SUPPLIED ENTRIES →
- Opening Delimiter -

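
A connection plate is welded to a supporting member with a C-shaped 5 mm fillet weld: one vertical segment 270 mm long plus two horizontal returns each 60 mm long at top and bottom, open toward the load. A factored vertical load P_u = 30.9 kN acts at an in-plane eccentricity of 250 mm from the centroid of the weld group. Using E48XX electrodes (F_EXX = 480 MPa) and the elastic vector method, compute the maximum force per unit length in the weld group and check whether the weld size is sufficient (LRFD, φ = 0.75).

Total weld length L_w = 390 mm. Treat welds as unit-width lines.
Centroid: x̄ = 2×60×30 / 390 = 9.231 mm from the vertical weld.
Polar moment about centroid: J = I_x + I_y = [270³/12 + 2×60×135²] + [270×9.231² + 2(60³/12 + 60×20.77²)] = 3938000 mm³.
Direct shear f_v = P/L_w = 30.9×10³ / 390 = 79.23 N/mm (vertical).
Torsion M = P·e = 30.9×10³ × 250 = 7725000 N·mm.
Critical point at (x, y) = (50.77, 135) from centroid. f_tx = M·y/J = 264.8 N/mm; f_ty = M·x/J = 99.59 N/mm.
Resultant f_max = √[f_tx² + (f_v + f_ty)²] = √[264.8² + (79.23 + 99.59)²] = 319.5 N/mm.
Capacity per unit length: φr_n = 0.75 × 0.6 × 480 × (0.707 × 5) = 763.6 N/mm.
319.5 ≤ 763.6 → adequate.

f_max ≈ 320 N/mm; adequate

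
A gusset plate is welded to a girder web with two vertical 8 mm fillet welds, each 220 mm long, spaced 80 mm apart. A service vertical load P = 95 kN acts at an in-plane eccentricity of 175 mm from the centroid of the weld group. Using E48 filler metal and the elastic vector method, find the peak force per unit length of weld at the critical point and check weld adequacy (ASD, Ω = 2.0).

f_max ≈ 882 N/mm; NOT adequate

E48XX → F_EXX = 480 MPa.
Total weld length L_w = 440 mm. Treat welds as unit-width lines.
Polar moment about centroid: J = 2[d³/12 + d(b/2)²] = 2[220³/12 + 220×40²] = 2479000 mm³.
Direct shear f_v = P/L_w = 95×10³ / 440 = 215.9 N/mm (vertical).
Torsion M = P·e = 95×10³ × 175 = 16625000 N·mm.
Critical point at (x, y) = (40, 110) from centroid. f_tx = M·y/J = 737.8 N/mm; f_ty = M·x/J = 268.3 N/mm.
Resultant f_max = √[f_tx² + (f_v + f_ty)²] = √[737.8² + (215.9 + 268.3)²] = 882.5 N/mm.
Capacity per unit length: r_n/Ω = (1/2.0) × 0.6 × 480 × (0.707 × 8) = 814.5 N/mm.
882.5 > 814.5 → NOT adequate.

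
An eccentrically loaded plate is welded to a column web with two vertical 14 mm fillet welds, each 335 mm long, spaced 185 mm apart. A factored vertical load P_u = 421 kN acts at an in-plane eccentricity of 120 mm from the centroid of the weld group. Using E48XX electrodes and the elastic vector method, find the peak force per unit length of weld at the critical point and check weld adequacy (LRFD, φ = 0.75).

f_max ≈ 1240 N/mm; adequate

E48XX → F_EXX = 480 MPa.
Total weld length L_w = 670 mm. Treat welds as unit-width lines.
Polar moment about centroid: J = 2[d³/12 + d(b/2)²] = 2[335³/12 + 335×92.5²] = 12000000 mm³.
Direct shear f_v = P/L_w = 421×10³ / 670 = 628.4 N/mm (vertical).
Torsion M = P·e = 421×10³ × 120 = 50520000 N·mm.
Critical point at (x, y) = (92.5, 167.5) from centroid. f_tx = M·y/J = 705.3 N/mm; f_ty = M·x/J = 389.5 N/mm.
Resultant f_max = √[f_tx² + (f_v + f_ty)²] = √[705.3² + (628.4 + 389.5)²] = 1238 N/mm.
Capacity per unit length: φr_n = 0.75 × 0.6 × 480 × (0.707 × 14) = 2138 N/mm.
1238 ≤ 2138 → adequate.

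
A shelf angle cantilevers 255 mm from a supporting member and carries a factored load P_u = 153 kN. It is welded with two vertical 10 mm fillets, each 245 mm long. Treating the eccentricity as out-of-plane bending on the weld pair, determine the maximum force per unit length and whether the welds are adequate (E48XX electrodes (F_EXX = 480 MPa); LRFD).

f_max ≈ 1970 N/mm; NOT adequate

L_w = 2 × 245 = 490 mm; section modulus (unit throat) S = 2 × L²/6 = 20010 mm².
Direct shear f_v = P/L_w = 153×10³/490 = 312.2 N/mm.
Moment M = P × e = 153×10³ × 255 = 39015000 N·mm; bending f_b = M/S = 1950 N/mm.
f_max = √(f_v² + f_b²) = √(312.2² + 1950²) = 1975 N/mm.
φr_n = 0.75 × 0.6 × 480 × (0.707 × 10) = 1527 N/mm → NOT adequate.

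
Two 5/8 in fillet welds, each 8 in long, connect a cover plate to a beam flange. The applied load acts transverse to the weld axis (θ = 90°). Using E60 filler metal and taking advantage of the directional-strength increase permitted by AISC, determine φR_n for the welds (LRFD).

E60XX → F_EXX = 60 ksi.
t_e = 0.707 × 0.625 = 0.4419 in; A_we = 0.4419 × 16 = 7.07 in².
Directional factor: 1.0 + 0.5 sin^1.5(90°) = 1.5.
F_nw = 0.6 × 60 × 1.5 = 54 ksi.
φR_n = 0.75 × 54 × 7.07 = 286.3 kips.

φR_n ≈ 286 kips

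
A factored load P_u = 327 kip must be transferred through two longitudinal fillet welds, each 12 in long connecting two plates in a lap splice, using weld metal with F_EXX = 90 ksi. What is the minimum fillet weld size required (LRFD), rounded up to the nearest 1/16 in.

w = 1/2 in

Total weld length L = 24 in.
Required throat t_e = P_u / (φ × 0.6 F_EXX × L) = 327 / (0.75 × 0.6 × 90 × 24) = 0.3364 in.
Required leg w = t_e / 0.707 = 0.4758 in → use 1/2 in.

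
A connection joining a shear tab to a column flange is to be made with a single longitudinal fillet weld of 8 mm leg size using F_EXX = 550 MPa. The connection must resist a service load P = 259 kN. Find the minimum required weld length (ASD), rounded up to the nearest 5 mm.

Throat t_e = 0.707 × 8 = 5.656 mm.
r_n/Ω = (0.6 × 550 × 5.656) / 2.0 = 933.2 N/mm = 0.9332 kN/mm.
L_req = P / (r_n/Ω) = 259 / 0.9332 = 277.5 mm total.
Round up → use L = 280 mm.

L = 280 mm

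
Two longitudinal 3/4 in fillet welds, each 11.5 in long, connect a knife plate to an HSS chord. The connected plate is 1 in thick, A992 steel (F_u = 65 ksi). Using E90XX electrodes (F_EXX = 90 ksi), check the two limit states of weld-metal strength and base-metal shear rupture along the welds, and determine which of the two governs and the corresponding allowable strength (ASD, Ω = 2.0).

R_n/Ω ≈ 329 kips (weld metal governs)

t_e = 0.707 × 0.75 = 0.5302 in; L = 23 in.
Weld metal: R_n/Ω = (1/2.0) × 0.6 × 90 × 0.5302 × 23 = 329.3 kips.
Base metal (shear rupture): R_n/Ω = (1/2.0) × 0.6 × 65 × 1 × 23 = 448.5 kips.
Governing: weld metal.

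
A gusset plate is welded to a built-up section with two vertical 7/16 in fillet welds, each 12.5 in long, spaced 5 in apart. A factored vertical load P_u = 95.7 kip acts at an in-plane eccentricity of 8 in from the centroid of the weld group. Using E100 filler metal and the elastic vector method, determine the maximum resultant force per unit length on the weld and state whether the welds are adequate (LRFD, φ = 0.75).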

- Closing Delimiter -
- Opening Delimiter -

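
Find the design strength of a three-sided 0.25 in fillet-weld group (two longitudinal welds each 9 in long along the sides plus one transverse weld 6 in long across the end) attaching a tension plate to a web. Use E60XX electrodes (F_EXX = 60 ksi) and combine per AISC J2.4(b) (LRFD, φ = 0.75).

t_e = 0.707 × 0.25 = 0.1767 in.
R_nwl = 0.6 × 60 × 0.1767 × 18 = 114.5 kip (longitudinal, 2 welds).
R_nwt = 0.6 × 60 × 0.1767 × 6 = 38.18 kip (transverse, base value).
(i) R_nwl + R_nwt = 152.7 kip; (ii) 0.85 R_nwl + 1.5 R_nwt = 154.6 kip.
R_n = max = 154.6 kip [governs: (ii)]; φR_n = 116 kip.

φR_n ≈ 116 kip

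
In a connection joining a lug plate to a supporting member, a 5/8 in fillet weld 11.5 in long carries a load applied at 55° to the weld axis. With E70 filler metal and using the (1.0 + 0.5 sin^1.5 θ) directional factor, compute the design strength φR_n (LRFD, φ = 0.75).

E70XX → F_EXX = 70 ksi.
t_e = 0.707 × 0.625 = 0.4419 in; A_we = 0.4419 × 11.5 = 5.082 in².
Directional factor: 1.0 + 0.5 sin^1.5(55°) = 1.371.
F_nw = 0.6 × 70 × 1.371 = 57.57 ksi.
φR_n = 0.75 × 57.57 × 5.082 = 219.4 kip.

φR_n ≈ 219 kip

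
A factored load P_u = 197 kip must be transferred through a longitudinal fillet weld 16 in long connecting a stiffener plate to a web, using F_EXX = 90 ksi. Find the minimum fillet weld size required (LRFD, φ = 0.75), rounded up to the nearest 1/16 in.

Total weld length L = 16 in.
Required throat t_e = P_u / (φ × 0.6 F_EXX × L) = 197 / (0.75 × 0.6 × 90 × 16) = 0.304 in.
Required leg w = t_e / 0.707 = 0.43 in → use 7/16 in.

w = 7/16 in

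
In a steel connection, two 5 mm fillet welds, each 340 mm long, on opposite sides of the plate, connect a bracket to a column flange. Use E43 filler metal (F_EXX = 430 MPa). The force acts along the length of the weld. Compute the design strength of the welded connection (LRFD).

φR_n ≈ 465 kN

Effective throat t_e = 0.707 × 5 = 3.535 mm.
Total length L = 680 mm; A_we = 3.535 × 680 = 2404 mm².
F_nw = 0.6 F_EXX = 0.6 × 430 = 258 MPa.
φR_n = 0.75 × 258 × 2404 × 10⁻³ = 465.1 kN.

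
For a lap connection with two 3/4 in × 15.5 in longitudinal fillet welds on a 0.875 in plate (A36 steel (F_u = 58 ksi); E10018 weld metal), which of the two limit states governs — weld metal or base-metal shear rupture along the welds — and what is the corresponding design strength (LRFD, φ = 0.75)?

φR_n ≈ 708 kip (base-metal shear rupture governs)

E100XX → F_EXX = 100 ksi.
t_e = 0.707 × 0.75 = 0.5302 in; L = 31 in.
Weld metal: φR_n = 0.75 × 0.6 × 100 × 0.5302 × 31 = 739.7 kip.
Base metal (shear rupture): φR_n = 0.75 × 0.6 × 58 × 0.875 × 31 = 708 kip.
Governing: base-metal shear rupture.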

- Closing Delimiter -
- Opening Delimiter -

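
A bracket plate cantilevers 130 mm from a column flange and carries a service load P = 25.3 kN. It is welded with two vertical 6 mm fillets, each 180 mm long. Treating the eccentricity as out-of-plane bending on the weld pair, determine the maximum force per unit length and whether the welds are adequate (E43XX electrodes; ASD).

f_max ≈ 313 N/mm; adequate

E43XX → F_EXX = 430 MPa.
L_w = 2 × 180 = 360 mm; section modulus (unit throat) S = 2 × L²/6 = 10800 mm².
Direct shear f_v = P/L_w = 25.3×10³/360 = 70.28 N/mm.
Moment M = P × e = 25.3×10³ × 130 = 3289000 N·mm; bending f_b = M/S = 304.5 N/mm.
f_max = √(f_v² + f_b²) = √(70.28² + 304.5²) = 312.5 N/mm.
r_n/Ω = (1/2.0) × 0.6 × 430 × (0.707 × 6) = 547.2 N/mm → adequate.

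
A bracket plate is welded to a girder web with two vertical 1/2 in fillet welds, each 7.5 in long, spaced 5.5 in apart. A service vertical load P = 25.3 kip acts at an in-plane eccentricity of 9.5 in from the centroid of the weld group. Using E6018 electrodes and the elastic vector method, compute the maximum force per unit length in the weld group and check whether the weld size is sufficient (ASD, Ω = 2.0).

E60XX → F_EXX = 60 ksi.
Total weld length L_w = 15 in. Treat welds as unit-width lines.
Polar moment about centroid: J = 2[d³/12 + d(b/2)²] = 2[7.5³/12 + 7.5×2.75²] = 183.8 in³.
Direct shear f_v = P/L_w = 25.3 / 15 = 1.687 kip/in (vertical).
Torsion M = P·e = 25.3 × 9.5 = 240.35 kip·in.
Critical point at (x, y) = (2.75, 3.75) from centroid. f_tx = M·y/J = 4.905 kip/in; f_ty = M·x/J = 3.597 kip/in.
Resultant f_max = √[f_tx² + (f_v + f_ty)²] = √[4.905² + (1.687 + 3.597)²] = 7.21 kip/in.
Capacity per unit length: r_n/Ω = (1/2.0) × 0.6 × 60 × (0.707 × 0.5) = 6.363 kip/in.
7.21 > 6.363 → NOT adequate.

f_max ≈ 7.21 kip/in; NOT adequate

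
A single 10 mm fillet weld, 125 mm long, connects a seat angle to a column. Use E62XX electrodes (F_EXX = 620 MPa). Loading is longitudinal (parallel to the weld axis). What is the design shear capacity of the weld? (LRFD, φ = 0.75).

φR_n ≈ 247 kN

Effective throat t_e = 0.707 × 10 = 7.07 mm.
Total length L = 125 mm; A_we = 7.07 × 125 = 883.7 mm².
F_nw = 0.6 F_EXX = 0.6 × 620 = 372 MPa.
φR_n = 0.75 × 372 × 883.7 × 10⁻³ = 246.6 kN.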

- Closing Delimiter -

HOW TO COMPLETE THIS TASK → Taking the entries above, print exactly the lines starting at the line with "A connection joining a shear" and ending at the line with "A gusset plate is welded to a built-up", both included.

THE ANSWER →
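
A connection joining a shear tab to a column flange is to be made with a single longitudinal fillet weld of 8 mm leg size using F_EXX = 550 MPa. The connection must resist a service load P = 259 kN. Find the minimum required weld length (ASD), rounded up to the nearest 5 mm.

Throat t_e = 0.707 × 8 = 5.656 mm.
r_n/Ω = (0.6 × 550 × 5.656) / 2.0 = 933.2 N/mm = 0.9332 kN/mm.
L_req = P / (r_n/Ω) = 259 / 0.9332 = 277.5 mm total.
Round up → use L = 280 mm.

L = 280 mm

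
Two longitudinal 3/4 in fillet welds, each 11.5 in long, connect a knife plate to an HSS chord. The connected plate is 1 in thick, A992 steel (F_u = 65 ksi). Using E90XX electrodes (F_EXX = 90 ksi), check the two limit states of weld-metal strength and base-metal shear rupture along the welds, and determine which of the two governs and the corresponding allowable strength (ASD, Ω = 2.0).

R_n/Ω ≈ 329 kips (weld metal governs)

t_e = 0.707 × 0.75 = 0.5302 in; L = 23 in.
Weld metal: R_n/Ω = (1/2.0) × 0.6 × 90 × 0.5302 × 23 = 329.3 kips.
Base metal (shear rupture): R_n/Ω = (1/2.0) × 0.6 × 65 × 1 × 23 = 448.5 kips.
Governing: weld metal.

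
A gusset plate is welded to a built-up section with two vertical 7/16 in fillet welds, each 12.5 in long, spaced 5 in apart. A factored vertical load P_u = 95.7 kip acts at an in-plane eccentricity of 8 in from the centroid of the weld group. Using E100 filler metal and the elastic vector method, determine the maximum resultant force per unit length on the weld and state whether the welds are adequate (LRFD, φ = 0.75).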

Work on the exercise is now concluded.